- Opening Delimiter -
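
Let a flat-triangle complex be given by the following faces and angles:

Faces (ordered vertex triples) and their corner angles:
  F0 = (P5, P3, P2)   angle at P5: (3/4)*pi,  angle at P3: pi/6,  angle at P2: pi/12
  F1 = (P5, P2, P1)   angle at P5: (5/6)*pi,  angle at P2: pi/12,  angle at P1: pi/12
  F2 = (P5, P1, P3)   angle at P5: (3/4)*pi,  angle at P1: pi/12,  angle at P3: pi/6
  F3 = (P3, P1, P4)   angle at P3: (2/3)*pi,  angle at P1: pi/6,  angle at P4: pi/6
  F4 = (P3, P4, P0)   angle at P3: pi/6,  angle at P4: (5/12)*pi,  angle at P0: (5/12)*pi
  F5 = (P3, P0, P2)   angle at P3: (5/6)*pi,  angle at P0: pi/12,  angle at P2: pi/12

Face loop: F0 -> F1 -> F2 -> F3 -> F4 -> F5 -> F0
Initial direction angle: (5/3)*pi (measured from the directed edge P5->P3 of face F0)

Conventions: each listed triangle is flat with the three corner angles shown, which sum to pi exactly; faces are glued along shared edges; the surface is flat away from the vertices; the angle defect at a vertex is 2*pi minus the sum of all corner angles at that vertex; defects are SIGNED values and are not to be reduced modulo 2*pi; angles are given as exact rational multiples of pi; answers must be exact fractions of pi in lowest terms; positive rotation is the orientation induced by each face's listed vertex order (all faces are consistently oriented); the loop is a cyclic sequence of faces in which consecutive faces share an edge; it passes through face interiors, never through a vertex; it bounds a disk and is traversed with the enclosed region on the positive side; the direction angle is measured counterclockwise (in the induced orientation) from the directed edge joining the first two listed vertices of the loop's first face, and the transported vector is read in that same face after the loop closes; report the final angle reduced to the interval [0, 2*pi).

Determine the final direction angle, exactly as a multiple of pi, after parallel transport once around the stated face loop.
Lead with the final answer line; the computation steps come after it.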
- Closing Delimiter -
Set down precisely the lines above between the line holding "F1 = (P5, P2, P1)" and the line holding "Initial direction angle: (5/3)*pi", inclusive, and nothing beyond them.

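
  F1 = (P5, P2, P1)   angle at P5: (5/6)*pi,  angle at P2: pi/12,  angle at P1: pi/12
  F2 = (P5, P1, P3)   angle at P5: (3/4)*pi,  angle at P1: pi/12,  angle at P3: pi/6
  F3 = (P3, P1, P4)   angle at P3: (2/3)*pi,  angle at P1: pi/6,  angle at P4: pi/6
  F4 = (P3, P4, P0)   angle at P3: pi/6,  angle at P4: (5/12)*pi,  angle at P0: (5/12)*pi
  F5 = (P3, P0, P2)   angle at P3: (5/6)*pi,  angle at P0: pi/12,  angle at P2: pi/12

Face loop: F0 -> F1 -> F2 -> F3 -> F4 -> F5 -> F0
Initial direction angle: (5/3)*pi (measured from the directed edge P5->P3 of face F0)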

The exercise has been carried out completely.